▶ **Problem requirements**: Find "Is the group" and "Let G = ⟨r,s" in the records below. Copy the lines holding them and every line between, exactly, and no others.

▶ **Data excerpts**:
*** Block opens ***

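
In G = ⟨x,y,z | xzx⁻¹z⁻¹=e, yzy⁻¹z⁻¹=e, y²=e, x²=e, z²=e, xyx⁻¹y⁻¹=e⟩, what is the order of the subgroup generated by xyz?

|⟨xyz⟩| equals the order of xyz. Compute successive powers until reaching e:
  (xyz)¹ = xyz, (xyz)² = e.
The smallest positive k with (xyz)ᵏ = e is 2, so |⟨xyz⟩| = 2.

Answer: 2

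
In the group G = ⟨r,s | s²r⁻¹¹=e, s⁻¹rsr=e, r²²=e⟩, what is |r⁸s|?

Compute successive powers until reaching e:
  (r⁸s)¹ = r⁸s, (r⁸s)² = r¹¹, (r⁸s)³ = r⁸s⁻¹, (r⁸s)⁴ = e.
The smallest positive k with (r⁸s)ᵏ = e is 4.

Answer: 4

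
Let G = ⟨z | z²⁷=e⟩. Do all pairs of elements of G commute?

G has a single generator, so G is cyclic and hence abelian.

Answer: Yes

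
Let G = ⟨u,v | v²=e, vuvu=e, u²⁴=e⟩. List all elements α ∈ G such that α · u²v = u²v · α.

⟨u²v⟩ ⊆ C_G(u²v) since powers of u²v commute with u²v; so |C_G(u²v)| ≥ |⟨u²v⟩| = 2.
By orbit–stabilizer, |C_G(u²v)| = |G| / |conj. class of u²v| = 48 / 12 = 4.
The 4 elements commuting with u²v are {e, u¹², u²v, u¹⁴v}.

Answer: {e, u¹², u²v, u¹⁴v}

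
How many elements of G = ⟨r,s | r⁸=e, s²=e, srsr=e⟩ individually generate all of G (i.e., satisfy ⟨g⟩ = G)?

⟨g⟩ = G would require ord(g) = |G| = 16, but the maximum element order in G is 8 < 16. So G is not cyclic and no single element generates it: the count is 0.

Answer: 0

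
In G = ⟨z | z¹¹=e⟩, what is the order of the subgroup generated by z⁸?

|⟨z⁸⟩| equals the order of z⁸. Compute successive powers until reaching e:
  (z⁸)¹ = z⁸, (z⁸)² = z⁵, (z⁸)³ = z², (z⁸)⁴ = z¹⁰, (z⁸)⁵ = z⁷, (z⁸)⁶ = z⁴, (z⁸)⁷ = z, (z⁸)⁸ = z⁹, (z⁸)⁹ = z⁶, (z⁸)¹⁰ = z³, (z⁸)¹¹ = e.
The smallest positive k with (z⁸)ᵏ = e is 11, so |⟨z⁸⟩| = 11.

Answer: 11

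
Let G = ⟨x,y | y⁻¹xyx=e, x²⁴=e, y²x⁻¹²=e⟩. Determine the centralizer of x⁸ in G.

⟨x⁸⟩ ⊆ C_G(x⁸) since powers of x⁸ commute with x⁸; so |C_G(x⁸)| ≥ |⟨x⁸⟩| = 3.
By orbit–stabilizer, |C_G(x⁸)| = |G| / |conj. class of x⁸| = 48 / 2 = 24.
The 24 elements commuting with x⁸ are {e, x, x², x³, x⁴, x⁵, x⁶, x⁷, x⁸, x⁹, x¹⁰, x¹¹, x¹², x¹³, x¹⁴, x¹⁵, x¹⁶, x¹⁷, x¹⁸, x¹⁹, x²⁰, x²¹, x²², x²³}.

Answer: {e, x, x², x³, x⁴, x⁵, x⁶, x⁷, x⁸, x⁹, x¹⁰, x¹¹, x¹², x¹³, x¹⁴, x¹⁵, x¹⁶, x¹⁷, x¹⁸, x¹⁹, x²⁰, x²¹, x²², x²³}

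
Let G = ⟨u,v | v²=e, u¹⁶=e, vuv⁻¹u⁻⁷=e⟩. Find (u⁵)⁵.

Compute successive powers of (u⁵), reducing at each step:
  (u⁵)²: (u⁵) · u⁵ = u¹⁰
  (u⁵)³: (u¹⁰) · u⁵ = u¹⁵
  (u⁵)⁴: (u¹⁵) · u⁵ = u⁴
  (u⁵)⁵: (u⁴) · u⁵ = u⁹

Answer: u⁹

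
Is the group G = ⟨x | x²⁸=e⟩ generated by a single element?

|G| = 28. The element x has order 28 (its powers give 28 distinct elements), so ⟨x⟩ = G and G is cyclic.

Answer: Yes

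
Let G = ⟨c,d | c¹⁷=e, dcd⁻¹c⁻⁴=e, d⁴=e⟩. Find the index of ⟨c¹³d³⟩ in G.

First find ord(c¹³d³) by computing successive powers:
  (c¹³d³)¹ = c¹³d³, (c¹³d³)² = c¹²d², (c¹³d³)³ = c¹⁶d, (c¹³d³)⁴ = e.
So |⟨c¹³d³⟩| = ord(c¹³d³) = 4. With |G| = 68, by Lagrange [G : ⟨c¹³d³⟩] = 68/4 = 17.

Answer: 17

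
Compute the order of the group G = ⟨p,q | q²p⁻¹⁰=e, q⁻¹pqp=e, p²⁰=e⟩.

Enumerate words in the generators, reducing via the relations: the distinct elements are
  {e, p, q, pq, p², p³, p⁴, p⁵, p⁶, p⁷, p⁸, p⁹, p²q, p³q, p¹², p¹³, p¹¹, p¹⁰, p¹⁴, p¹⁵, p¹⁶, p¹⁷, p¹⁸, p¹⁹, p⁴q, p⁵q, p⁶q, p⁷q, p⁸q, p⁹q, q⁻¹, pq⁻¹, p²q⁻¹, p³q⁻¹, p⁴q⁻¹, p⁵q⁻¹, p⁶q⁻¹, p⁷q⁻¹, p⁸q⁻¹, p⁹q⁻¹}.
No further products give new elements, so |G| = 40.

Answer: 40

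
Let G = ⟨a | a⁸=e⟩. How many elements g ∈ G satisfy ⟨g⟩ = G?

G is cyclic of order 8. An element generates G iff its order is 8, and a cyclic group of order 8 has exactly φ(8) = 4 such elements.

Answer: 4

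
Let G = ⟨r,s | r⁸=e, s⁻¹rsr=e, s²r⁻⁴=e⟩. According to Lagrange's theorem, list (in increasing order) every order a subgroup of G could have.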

*** Block closes ***
*** Block opens ***

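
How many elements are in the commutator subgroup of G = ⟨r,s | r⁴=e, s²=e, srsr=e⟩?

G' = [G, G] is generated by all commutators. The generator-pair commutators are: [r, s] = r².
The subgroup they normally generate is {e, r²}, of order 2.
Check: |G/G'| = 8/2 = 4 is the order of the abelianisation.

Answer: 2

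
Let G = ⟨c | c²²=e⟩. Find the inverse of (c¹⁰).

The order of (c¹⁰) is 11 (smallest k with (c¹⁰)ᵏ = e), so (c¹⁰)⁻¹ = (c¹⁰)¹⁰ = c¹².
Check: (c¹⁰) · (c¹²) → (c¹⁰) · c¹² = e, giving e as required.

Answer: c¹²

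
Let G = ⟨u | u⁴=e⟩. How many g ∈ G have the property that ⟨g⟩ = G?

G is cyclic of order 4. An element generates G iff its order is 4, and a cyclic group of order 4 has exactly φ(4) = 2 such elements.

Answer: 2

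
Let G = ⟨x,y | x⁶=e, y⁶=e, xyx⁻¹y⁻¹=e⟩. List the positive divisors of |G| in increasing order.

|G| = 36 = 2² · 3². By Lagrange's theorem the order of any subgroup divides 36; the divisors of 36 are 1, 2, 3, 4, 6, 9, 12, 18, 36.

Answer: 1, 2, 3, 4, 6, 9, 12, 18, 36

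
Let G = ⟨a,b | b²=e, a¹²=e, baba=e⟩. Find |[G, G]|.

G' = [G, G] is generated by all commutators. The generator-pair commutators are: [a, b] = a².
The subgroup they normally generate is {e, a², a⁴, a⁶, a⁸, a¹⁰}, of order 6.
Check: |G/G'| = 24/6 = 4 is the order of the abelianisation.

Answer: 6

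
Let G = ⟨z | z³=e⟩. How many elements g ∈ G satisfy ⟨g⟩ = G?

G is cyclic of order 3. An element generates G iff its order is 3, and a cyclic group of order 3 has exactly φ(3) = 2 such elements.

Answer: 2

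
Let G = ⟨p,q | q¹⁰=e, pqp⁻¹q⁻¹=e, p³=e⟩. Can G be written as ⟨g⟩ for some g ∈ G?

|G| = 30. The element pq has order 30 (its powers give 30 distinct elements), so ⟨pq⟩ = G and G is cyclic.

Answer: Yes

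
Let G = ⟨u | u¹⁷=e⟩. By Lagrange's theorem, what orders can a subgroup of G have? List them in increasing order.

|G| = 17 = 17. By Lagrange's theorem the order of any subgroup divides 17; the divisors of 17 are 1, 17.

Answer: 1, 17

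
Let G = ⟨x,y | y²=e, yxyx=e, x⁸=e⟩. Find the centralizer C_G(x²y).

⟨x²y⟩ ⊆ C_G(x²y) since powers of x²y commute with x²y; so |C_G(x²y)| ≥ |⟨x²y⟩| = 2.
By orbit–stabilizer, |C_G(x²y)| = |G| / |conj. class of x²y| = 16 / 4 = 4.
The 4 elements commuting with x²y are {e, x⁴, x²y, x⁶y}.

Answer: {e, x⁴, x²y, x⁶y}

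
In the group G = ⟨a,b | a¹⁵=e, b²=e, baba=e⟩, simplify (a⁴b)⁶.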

*** Block closes ***
*** Block opens ***

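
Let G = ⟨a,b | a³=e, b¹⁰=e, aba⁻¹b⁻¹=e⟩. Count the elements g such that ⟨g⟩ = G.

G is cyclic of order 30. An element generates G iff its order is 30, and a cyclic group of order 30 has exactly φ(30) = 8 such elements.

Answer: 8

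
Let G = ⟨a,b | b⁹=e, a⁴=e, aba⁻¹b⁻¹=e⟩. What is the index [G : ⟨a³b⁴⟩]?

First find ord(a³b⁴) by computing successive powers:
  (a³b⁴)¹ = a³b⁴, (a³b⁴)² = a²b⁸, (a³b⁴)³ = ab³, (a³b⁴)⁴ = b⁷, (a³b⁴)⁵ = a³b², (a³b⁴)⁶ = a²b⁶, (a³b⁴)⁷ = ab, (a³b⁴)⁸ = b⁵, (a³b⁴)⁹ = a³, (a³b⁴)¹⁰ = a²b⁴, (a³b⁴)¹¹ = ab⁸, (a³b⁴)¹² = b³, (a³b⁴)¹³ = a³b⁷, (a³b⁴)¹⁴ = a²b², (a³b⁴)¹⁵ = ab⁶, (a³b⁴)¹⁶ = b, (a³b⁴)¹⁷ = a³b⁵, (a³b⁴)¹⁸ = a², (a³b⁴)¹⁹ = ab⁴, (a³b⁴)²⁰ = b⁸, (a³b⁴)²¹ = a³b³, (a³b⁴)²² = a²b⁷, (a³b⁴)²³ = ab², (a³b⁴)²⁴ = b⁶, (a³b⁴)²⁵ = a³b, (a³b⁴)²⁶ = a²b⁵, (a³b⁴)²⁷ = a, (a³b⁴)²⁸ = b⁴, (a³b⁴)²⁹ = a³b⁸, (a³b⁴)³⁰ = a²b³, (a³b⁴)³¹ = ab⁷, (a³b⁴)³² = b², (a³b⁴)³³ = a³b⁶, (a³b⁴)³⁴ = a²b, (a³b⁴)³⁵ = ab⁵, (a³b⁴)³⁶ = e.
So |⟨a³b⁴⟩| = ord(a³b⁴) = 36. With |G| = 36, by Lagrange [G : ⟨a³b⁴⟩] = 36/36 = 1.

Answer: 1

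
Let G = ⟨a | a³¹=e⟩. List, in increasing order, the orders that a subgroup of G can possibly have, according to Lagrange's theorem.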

*** Block closes ***

▶ **Result for this exercise**:
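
Is the group G = ⟨x | x²⁸=e⟩ generated by a single element?

|G| = 28. The element x has order 28 (its powers give 28 distinct elements), so ⟨x⟩ = G and G is cyclic.

Answer: Yes

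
Let G = ⟨c,d | c¹⁷=e, dcd⁻¹c⁻⁴=e, d⁴=e⟩. Find the index of ⟨c¹³d³⟩ in G.

First find ord(c¹³d³) by computing successive powers:
  (c¹³d³)¹ = c¹³d³, (c¹³d³)² = c¹²d², (c¹³d³)³ = c¹⁶d, (c¹³d³)⁴ = e.
So |⟨c¹³d³⟩| = ord(c¹³d³) = 4. With |G| = 68, by Lagrange [G : ⟨c¹³d³⟩] = 68/4 = 17.

Answer: 17

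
Compute the order of the group G = ⟨p,q | q²p⁻¹⁰=e, q⁻¹pqp=e, p²⁰=e⟩.

Enumerate words in the generators, reducing via the relations: the distinct elements are
  {e, p, q, pq, p², p³, p⁴, p⁵, p⁶, p⁷, p⁸, p⁹, p²q, p³q, p¹², p¹³, p¹¹, p¹⁰, p¹⁴, p¹⁵, p¹⁶, p¹⁷, p¹⁸, p¹⁹, p⁴q, p⁵q, p⁶q, p⁷q, p⁸q, p⁹q, q⁻¹, pq⁻¹, p²q⁻¹, p³q⁻¹, p⁴q⁻¹, p⁵q⁻¹, p⁶q⁻¹, p⁷q⁻¹, p⁸q⁻¹, p⁹q⁻¹}.
No further products give new elements, so |G| = 40.

Answer: 40

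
Let G = ⟨a | a⁸=e⟩. How many elements g ∈ G satisfy ⟨g⟩ = G?

G is cyclic of order 8. An element generates G iff its order is 8, and a cyclic group of order 8 has exactly φ(8) = 4 such elements.

Answer: 4

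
Let G = ⟨r,s | r⁸=e, s⁻¹rsr=e, s²r⁻⁴=e⟩. According to Lagrange's theorem, list (in increasing order) every order a subgroup of G could have.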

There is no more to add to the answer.